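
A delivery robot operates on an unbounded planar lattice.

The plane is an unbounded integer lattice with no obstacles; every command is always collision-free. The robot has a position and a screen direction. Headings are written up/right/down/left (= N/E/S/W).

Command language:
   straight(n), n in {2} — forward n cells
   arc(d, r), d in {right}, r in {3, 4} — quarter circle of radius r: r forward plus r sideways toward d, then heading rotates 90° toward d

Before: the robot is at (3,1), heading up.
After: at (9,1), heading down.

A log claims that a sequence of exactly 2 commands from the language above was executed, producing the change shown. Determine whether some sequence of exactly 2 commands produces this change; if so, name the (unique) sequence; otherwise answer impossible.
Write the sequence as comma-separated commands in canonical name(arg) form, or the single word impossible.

key: cell and facing (now S) both changed — the 2 commands mix motion and turning
from: at (3,1), heading up
step 1 (arc(right, 3)): at (6,4), heading right
step 2 (arc(right, 3)): at (9,1), heading down
no other 2-command option fits: unique.

arc(right, 3), arc(right, 3)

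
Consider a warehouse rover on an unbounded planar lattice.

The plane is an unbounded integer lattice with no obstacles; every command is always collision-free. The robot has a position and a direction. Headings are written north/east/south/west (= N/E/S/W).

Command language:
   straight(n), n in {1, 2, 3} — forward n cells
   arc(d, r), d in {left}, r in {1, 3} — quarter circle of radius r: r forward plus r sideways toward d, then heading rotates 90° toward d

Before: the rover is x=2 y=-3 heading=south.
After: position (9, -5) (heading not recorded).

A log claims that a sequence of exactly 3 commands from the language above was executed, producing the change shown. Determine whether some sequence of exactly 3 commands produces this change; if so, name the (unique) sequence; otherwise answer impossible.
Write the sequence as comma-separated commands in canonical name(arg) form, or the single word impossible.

arc(left, 3), straight(3), arc(left, 1)

key: running arc(left, 1) before arc(left, 3) would end elsewhere — order is forced
from: x=2 y=-3 heading=south
t=1 arc(left, 3) ⇒ x=5 y=-6 heading=east
t=2 straight(3) ⇒ x=8 y=-6 heading=east
t=3 arc(left, 1) ⇒ x=9 y=-5 heading=north
no rival 3-sequence matches.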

TASK:
Whenever the word "free" appears in a line of the listing, report that line.

FINAL ANSWER:
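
The plane is an unbounded integer lattice with no obstacles; every command is always collision-free. The robot has a position and a screen direction. Headings are written up/right/down/left (= N/E/S/W).
The plane is an unbounded integer lattice with no obstacles; every command is always collision-free. The robot has a position and a direction. Headings are written north/east/south/west (= N/E/S/W).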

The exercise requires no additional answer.